» **Given entries**
Start of Block

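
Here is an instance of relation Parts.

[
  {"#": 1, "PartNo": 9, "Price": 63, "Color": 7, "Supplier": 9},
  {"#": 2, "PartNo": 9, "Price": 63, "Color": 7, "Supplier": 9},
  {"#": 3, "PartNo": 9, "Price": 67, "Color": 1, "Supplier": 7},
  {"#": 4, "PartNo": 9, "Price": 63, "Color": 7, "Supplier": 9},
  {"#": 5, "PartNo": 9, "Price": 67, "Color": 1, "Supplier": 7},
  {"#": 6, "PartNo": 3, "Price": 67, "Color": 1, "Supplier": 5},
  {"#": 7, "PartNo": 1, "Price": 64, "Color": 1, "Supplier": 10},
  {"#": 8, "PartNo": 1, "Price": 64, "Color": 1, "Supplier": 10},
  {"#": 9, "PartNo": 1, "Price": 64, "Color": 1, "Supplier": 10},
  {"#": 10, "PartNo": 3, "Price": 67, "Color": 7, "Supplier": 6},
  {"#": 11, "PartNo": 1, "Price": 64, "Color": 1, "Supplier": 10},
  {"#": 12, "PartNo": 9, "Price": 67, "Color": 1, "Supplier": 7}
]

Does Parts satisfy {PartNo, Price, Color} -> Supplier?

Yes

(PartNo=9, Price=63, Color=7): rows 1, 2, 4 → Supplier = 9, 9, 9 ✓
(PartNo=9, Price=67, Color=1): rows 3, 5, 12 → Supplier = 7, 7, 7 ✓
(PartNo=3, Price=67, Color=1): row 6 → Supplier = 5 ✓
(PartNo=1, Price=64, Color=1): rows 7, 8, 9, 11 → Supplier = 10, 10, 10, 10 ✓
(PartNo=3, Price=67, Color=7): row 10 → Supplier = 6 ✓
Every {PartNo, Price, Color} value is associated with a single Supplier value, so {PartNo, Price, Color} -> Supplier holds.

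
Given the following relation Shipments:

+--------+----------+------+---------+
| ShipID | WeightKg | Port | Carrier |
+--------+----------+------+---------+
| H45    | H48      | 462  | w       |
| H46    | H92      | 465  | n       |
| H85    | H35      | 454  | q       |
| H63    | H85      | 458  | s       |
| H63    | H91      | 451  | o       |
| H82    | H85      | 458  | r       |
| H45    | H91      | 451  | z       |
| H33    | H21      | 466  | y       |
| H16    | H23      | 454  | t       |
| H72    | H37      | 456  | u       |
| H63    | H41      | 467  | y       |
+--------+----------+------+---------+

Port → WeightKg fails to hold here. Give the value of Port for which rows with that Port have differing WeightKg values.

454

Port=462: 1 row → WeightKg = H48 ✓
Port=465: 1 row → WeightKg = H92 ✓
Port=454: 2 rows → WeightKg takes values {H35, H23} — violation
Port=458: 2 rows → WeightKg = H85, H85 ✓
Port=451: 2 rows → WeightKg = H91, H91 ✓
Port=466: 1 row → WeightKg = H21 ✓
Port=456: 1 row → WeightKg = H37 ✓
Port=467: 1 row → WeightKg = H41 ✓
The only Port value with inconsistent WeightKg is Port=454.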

End of Block

All the lines above must be output exactly, with none omitted.

» **Exercise output**
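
Here is an instance of relation Parts.

[
  {"#": 1, "PartNo": 9, "Price": 63, "Color": 7, "Supplier": 9},
  {"#": 2, "PartNo": 9, "Price": 63, "Color": 7, "Supplier": 9},
  {"#": 3, "PartNo": 9, "Price": 67, "Color": 1, "Supplier": 7},
  {"#": 4, "PartNo": 9, "Price": 63, "Color": 7, "Supplier": 9},
  {"#": 5, "PartNo": 9, "Price": 67, "Color": 1, "Supplier": 7},
  {"#": 6, "PartNo": 3, "Price": 67, "Color": 1, "Supplier": 5},
  {"#": 7, "PartNo": 1, "Price": 64, "Color": 1, "Supplier": 10},
  {"#": 8, "PartNo": 1, "Price": 64, "Color": 1, "Supplier": 10},
  {"#": 9, "PartNo": 1, "Price": 64, "Color": 1, "Supplier": 10},
  {"#": 10, "PartNo": 3, "Price": 67, "Color": 7, "Supplier": 6},
  {"#": 11, "PartNo": 1, "Price": 64, "Color": 1, "Supplier": 10},
  {"#": 12, "PartNo": 9, "Price": 67, "Color": 1, "Supplier": 7}
]

Does Parts satisfy {PartNo, Price, Color} -> Supplier?

Yes

(PartNo=9, Price=63, Color=7): rows 1, 2, 4 → Supplier = 9, 9, 9 ✓
(PartNo=9, Price=67, Color=1): rows 3, 5, 12 → Supplier = 7, 7, 7 ✓
(PartNo=3, Price=67, Color=1): row 6 → Supplier = 5 ✓
(PartNo=1, Price=64, Color=1): rows 7, 8, 9, 11 → Supplier = 10, 10, 10, 10 ✓
(PartNo=3, Price=67, Color=7): row 10 → Supplier = 6 ✓
Every {PartNo, Price, Color} value is associated with a single Supplier value, so {PartNo, Price, Color} -> Supplier holds.

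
Given the following relation Shipments:

+--------+----------+------+---------+
| ShipID | WeightKg | Port | Carrier |
+--------+----------+------+---------+
| H45    | H48      | 462  | w       |
| H46    | H92      | 465  | n       |
| H85    | H35      | 454  | q       |
| H63    | H85      | 458  | s       |
| H63    | H91      | 451  | o       |
| H82    | H85      | 458  | r       |
| H45    | H91      | 451  | z       |
| H33    | H21      | 466  | y       |
| H16    | H23      | 454  | t       |
| H72    | H37      | 456  | u       |
| H63    | H41      | 467  | y       |
+--------+----------+------+---------+

Port → WeightKg fails to hold here. Give the value of Port for which rows with that Port have differing WeightKg values.

454

Port=462: 1 row → WeightKg = H48 ✓
Port=465: 1 row → WeightKg = H92 ✓
Port=454: 2 rows → WeightKg takes values {H35, H23} — violation
Port=458: 2 rows → WeightKg = H85, H85 ✓
Port=451: 2 rows → WeightKg = H91, H91 ✓
Port=466: 1 row → WeightKg = H21 ✓
Port=456: 1 row → WeightKg = H37 ✓
Port=467: 1 row → WeightKg = H41 ✓
The only Port value with inconsistent WeightKg is Port=454.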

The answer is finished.